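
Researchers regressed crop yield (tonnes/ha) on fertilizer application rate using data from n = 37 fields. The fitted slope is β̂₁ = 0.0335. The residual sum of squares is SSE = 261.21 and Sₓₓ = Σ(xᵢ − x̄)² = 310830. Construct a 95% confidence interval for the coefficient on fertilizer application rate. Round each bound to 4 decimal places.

MSE = SSE/(n − 2) = 261.21/35 = 7.46314.
SE(β̂₁) = √(MSE/Sₓₓ) = √(7.46314/310830) = 0.00490004.
df = n − 2 = 35.
t* = t_{0.025, 35} = 2.030108.
Margin = t* × SE = 2.030108 × 0.00490004 = 0.009948.
CI: 0.0335 ± 0.009948 → (0.0236, 0.0434).
With 95% confidence, each one-unit increase in fertilizer application rate is associated with a change of between 0.0236 and 0.0434 tonnes/ha in crop yield.

(0.0236, 0.0434)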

+--

TASK REQUIREMENTS -> Exactly as they appear above, set down all of the records once more.

REPLY TO THE TASK ->
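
Researchers regressed crop yield (tonnes/ha) on fertilizer application rate using data from n = 37 fields. The fitted slope is β̂₁ = 0.0335. The residual sum of squares is SSE = 261.21 and Sₓₓ = Σ(xᵢ − x̄)² = 310830. Construct a 95% confidence interval for the coefficient on fertilizer application rate. Round each bound to 4 decimal places.

MSE = SSE/(n − 2) = 261.21/35 = 7.46314.
SE(β̂₁) = √(MSE/Sₓₓ) = √(7.46314/310830) = 0.00490004.
df = n − 2 = 35.
t* = t_{0.025, 35} = 2.030108.
Margin = t* × SE = 2.030108 × 0.00490004 = 0.009948.
CI: 0.0335 ± 0.009948 → (0.0236, 0.0434).
With 95% confidence, each one-unit increase in fertilizer application rate is associated with a change of between 0.0236 and 0.0434 tonnes/ha in crop yield.

(0.0236, 0.0434)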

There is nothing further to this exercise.